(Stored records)

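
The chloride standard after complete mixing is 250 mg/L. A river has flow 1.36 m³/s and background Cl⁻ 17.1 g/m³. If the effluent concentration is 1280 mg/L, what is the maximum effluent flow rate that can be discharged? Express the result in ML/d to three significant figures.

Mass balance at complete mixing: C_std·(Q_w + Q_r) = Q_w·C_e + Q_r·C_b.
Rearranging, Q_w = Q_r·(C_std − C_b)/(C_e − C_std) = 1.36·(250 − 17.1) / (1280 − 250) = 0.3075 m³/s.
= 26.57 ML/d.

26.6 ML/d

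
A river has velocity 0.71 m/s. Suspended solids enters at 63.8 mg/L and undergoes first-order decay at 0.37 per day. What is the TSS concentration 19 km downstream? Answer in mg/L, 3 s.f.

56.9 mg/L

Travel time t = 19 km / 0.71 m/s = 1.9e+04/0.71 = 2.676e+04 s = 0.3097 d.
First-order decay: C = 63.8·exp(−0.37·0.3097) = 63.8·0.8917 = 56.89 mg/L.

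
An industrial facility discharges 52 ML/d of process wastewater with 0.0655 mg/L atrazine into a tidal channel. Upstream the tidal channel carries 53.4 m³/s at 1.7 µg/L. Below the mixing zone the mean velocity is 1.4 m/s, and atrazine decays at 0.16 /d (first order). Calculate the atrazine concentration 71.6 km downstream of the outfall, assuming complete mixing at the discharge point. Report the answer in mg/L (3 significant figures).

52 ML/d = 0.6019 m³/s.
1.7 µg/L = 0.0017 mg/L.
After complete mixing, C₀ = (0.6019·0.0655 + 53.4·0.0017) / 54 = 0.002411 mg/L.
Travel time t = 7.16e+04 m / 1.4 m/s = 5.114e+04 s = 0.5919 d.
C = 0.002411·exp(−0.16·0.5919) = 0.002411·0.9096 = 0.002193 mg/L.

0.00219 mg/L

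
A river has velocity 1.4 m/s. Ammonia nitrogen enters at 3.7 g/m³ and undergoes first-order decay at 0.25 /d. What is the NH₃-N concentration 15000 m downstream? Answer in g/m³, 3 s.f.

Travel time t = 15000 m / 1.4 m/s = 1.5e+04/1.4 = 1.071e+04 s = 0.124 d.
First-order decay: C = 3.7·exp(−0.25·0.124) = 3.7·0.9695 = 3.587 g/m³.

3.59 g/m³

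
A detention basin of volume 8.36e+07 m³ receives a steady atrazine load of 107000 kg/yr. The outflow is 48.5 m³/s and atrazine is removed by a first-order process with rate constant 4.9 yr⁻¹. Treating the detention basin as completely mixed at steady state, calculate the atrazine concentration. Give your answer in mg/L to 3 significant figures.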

What the task requires
Go through the data above and transcribe every entry exactly.

Solved exercise
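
The chloride standard after complete mixing is 250 mg/L. A river has flow 1.36 m³/s and background Cl⁻ 17.1 g/m³. If the effluent concentration is 1280 mg/L, what is the maximum effluent flow rate that can be discharged? Express the result in ML/d to three significant figures.

Mass balance at complete mixing: C_std·(Q_w + Q_r) = Q_w·C_e + Q_r·C_b.
Rearranging, Q_w = Q_r·(C_std − C_b)/(C_e − C_std) = 1.36·(250 − 17.1) / (1280 − 250) = 0.3075 m³/s.
= 26.57 ML/d.

26.6 ML/d

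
A river has velocity 0.71 m/s. Suspended solids enters at 63.8 mg/L and undergoes first-order decay at 0.37 per day. What is the TSS concentration 19 km downstream? Answer in mg/L, 3 s.f.

56.9 mg/L

Travel time t = 19 km / 0.71 m/s = 1.9e+04/0.71 = 2.676e+04 s = 0.3097 d.
First-order decay: C = 63.8·exp(−0.37·0.3097) = 63.8·0.8917 = 56.89 mg/L.

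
An industrial facility discharges 52 ML/d of process wastewater with 0.0655 mg/L atrazine into a tidal channel. Upstream the tidal channel carries 53.4 m³/s at 1.7 µg/L. Below the mixing zone the mean velocity is 1.4 m/s, and atrazine decays at 0.16 /d (first order). Calculate the atrazine concentration 71.6 km downstream of the outfall, assuming complete mixing at the discharge point. Report the answer in mg/L (3 significant figures).

52 ML/d = 0.6019 m³/s.
1.7 µg/L = 0.0017 mg/L.
After complete mixing, C₀ = (0.6019·0.0655 + 53.4·0.0017) / 54 = 0.002411 mg/L.
Travel time t = 7.16e+04 m / 1.4 m/s = 5.114e+04 s = 0.5919 d.
C = 0.002411·exp(−0.16·0.5919) = 0.002411·0.9096 = 0.002193 mg/L.

0.00219 mg/L

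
A river has velocity 1.4 m/s. Ammonia nitrogen enters at 3.7 g/m³ and undergoes first-order decay at 0.25 /d. What is the NH₃-N concentration 15000 m downstream? Answer in g/m³, 3 s.f.

Travel time t = 15000 m / 1.4 m/s = 1.5e+04/1.4 = 1.071e+04 s = 0.124 d.
First-order decay: C = 3.7·exp(−0.25·0.124) = 3.7·0.9695 = 3.587 g/m³.

3.59 g/m³

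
A detention basin of volume 8.36e+07 m³ receives a steady atrazine load of 107000 kg/yr. The outflow is 48.5 m³/s and atrazine is removed by a first-order process with rate constant 4.9 yr⁻¹. Treating the detention basin as completely mixed at steady state, calculate the atrazine concentration. Give your answer in mg/L to 3 significant figures.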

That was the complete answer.